• _What you will do_: Where the word "Consider" shows up in the entries below, please copy the whole line.

Stored items from a collection
*** Begin section ***

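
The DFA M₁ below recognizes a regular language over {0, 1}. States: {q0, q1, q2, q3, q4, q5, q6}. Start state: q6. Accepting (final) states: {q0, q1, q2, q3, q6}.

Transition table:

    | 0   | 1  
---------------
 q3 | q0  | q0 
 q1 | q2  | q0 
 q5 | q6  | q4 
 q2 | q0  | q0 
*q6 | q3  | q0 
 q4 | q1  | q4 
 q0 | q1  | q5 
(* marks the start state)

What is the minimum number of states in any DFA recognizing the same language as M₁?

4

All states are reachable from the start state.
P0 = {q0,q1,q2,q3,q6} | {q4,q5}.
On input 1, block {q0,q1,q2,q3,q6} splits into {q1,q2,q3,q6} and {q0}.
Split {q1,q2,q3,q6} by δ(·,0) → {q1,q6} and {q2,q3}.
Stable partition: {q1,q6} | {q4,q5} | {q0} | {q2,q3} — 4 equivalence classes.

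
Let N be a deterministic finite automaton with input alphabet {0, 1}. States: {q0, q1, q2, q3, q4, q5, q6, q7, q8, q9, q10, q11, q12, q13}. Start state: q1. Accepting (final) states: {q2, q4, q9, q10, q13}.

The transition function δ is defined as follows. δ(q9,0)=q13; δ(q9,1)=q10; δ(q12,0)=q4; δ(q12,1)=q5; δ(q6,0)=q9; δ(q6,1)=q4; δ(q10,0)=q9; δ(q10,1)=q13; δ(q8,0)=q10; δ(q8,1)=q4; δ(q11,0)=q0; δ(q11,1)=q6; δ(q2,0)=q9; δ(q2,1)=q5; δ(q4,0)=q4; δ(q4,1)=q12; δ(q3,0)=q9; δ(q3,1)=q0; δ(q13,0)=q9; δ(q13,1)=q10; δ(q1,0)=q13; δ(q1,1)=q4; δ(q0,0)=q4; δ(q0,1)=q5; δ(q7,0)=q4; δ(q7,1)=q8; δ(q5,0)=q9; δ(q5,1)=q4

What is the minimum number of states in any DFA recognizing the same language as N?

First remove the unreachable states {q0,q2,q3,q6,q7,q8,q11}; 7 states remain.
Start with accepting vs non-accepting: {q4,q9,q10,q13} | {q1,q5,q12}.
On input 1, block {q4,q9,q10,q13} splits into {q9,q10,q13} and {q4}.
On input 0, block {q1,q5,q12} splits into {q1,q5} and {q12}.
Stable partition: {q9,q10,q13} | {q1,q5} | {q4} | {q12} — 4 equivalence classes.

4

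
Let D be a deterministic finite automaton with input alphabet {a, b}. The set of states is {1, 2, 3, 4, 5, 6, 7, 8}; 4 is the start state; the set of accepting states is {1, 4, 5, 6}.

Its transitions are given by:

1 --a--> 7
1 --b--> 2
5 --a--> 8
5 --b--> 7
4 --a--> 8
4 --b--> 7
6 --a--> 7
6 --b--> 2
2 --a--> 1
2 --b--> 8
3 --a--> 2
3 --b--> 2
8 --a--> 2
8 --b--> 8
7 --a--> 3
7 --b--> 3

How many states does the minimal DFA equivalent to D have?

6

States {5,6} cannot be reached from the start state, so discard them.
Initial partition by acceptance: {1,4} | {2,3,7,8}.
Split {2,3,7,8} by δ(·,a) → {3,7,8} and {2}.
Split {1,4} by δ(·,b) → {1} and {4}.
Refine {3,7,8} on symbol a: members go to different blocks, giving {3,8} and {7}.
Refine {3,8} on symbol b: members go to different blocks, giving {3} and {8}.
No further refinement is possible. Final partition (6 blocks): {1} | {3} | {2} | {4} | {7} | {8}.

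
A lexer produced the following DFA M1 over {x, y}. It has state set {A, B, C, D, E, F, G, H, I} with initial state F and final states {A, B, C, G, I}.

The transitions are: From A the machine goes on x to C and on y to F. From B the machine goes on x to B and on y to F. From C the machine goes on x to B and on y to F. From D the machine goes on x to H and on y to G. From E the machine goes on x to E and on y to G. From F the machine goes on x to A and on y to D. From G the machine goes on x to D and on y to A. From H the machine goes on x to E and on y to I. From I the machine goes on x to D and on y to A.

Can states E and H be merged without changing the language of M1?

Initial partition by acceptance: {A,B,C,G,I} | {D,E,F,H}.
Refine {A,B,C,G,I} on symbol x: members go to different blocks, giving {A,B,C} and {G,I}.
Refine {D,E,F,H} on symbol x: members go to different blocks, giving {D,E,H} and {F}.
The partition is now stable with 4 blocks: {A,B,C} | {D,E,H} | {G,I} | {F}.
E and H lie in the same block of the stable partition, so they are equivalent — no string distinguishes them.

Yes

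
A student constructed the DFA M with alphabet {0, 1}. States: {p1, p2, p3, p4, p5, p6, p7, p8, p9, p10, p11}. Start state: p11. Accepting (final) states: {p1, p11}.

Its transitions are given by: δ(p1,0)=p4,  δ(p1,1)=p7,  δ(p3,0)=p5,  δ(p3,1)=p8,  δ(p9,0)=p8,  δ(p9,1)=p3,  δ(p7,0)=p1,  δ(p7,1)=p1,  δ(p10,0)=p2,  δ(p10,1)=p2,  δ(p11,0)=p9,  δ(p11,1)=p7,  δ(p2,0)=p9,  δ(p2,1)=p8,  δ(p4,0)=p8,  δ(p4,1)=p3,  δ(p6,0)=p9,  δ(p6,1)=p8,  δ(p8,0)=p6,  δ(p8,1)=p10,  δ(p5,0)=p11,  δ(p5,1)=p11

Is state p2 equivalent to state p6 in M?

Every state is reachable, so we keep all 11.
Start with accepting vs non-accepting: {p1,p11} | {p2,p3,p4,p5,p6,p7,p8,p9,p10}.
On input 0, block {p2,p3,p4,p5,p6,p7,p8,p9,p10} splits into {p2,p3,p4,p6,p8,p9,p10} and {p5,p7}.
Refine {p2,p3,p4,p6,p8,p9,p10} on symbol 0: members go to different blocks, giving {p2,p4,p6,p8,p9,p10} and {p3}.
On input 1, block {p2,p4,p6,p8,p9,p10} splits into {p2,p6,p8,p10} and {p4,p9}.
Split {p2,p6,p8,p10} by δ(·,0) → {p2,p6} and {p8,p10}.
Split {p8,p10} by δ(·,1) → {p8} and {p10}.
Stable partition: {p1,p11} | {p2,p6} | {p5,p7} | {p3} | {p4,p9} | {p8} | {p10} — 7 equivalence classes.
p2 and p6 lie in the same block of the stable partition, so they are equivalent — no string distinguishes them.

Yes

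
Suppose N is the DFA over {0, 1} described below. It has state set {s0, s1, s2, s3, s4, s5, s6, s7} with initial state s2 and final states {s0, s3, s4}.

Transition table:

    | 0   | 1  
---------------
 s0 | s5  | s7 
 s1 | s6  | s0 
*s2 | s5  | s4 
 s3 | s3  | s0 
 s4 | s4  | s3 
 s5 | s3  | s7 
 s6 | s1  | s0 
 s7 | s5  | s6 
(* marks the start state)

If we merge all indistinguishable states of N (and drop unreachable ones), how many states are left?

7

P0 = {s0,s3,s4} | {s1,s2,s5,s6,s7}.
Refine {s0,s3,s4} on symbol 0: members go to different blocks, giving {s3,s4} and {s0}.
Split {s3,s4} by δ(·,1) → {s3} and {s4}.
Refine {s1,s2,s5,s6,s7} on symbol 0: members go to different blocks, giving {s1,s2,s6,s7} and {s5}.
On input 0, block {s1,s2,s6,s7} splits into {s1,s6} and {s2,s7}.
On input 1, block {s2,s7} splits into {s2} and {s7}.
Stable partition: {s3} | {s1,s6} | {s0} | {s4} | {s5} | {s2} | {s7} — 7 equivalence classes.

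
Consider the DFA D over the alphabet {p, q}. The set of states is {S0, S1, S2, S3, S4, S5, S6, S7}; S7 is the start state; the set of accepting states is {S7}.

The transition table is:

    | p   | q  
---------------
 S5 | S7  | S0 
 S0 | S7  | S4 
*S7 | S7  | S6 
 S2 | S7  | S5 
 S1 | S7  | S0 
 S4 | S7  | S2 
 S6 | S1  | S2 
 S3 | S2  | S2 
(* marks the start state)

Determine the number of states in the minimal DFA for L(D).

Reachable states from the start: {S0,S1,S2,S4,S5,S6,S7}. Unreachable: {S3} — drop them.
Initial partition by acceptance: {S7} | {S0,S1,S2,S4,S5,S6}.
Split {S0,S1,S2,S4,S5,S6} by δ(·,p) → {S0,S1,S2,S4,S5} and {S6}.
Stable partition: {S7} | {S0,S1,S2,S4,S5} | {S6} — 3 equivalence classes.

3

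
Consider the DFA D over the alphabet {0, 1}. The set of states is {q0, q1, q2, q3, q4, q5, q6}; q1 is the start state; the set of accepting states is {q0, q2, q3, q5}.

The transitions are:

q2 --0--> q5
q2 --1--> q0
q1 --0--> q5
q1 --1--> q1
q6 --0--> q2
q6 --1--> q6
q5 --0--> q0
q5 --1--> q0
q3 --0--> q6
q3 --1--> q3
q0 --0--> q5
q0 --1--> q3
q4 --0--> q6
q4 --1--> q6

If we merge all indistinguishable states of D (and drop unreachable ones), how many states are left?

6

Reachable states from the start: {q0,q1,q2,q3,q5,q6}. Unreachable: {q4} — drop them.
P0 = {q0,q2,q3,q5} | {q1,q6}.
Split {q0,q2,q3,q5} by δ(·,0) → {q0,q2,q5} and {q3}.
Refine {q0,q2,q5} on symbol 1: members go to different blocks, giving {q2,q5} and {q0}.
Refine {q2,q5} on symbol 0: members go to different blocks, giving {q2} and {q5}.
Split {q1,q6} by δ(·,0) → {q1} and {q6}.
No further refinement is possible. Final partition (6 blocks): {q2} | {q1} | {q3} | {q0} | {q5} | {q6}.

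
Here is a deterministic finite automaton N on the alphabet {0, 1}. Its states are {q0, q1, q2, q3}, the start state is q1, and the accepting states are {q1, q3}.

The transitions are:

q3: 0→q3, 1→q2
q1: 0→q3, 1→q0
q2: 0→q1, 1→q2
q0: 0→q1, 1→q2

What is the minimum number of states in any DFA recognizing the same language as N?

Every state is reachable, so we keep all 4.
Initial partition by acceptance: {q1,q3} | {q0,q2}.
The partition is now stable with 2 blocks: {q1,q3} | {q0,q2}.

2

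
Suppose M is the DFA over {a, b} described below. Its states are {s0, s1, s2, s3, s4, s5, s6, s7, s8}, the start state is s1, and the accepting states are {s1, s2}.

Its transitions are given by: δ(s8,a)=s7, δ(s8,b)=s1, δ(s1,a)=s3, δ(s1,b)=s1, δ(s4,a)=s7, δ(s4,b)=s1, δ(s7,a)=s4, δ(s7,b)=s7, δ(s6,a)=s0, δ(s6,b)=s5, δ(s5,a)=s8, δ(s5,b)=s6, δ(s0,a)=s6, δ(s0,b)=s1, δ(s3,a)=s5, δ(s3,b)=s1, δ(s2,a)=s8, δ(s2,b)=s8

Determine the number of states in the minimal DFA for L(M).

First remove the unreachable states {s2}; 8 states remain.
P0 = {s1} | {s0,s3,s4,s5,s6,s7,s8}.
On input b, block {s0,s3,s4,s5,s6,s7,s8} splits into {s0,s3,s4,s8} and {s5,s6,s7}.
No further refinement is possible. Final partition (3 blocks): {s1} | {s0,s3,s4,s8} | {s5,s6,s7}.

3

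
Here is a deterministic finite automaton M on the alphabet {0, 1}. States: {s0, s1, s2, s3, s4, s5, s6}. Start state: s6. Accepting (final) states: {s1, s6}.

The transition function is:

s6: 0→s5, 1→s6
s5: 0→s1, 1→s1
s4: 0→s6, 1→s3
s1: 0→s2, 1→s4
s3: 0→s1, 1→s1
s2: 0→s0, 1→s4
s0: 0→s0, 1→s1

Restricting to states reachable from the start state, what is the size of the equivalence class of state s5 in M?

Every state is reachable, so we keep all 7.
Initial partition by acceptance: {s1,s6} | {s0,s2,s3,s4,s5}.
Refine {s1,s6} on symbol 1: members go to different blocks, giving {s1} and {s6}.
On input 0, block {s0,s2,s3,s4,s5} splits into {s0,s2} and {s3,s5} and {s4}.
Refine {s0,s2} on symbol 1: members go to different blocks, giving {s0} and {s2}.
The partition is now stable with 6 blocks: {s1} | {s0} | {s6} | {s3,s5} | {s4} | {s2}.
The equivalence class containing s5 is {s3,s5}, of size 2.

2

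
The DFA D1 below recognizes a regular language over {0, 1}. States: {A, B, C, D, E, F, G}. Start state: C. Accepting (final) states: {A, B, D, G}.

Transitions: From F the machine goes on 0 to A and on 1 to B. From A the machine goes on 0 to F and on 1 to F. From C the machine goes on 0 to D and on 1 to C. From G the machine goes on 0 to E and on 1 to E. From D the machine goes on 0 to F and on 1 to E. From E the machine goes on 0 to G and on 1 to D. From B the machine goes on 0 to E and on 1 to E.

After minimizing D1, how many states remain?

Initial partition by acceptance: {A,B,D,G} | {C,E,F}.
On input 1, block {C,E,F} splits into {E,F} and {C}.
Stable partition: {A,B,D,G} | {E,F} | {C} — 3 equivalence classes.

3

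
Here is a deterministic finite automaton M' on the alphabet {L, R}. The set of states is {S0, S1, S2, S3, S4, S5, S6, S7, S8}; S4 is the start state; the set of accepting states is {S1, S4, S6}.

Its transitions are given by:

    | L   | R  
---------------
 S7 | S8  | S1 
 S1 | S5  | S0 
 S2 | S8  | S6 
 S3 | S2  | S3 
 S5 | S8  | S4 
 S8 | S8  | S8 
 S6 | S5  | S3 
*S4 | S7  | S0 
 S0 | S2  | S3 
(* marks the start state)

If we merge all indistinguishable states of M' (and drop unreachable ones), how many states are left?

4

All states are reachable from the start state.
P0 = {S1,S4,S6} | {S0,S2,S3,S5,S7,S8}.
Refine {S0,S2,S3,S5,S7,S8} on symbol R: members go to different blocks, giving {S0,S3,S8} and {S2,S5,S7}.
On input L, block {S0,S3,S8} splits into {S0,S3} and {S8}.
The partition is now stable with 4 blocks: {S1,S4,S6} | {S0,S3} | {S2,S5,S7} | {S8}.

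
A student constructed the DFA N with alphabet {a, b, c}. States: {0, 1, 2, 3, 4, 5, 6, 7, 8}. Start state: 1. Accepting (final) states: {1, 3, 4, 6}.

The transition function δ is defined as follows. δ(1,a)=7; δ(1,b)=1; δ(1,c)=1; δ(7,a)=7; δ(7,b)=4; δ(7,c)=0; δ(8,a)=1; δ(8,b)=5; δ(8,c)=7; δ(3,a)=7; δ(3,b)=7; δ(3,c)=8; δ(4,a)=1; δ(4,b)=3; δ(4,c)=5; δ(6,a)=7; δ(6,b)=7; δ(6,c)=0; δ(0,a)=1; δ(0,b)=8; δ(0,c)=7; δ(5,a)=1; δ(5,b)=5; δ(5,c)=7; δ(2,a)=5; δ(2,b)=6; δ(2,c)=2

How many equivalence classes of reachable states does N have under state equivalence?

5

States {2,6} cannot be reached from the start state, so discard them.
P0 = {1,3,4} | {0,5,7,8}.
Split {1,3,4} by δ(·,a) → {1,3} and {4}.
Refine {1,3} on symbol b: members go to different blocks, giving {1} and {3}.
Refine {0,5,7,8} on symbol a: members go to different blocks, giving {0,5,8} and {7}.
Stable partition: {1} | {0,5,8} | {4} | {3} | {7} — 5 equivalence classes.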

*** End section ***

• _Result of this task_:
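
Consider the DFA D over the alphabet {p, q}. The set of states is {S0, S1, S2, S3, S4, S5, S6, S7}; S7 is the start state; the set of accepting states is {S7}.
Consider the DFA D over the alphabet {0, 1}. The set of states is {q0, q1, q2, q3, q4, q5, q6}; q1 is the start state; the set of accepting states is {q0, q2, q3, q5}.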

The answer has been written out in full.